Stored data entries:
--- START ---

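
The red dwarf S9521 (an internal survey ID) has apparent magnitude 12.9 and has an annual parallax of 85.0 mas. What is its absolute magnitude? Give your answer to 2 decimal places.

M ≈ 12.55

p = 85.0 mas = 0.0850″ → d = 1/p = 11.76 pc
5 log₁₀(d/10 pc) = 5 log₁₀(11.76) − 5 = 0.353
M = m − 5 log₁₀(d/10) = 12.9 − 0.353 = 12.547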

--- END ---

■ **Problem statement**:
Once you have read the data, copy all of it out exactly.

■ **Solution to the exercise**:
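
The red dwarf S9521 (an internal survey ID) has apparent magnitude 12.9 and has an annual parallax of 85.0 mas. What is its absolute magnitude? Give your answer to 2 decimal places.

M ≈ 12.55

p = 85.0 mas = 0.0850″ → d = 1/p = 11.76 pc
5 log₁₀(d/10 pc) = 5 log₁₀(11.76) − 5 = 0.353
M = m − 5 log₁₀(d/10) = 12.9 − 0.353 = 12.547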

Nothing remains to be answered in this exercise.